START Material provided

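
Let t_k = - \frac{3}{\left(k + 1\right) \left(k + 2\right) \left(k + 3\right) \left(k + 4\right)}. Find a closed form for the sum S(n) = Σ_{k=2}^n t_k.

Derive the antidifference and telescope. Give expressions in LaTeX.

Compute t_(k+1)/t_k: get (k + 1)/(k + 5).
A = k + 1, B = k + 5, C = 1.
Solve (k + 1)·f(k+1) − (k + 4)·f(k) = 1.
Bound: deg f ≤ 3.
Coefficient equations give f(k) = k*(k**2 + 6*k + 11)/18.
Certificate R = B(k−1)f/C = k*(k + 4)*(k**2 + 6*k + 11)/18 gives s_k = k*(-k**2 - 6*k - 11)/(6*(k + 1)*(k + 2)*(k + 3)).
Check: Δs_k = -3/(k**4 + 10*k**3 + 35*k**2 + 50*k + 24). ✓
Σ_(k=2)^n t_k = s_(n+1) − s_(2) = ((-n**3 - 9*n**2 - 26*n - 18)/(6*(n**3 + 9*n**2 + 26*n + 24))) − (-3/20), i.e. (-n**3 - 9*n**2 - 26*n + 36)/(60*(n**3 + 9*n**2 + 26*n + 24)).

S(n) = \frac{- n^{3} - 9 n^{2} - 26 n + 36}{60 \left(n^{3} + 9 n^{2} + 26 n + 24\right)}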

END Material provided

What you should do =
The line with "Derive the antidifference", the last line of the data above, and every line between them should be duplicated exactly, with nothing else.

Expected answer =
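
Derive the antidifference and telescope. Give expressions in LaTeX.

Compute t_(k+1)/t_k: get (k + 1)/(k + 5).
A = k + 1, B = k + 5, C = 1.
Solve (k + 1)·f(k+1) − (k + 4)·f(k) = 1.
Bound: deg f ≤ 3.
Coefficient equations give f(k) = k*(k**2 + 6*k + 11)/18.
Certificate R = B(k−1)f/C = k*(k + 4)*(k**2 + 6*k + 11)/18 gives s_k = k*(-k**2 - 6*k - 11)/(6*(k + 1)*(k + 2)*(k + 3)).
Check: Δs_k = -3/(k**4 + 10*k**3 + 35*k**2 + 50*k + 24). ✓
Σ_(k=2)^n t_k = s_(n+1) − s_(2) = ((-n**3 - 9*n**2 - 26*n - 18)/(6*(n**3 + 9*n**2 + 26*n + 24))) − (-3/20), i.e. (-n**3 - 9*n**2 - 26*n + 36)/(60*(n**3 + 9*n**2 + 26*n + 24)).

S(n) = \frac{- n^{3} - 9 n^{2} - 26 n + 36}{60 \left(n^{3} + 9 n^{2} + 26 n + 24\right)}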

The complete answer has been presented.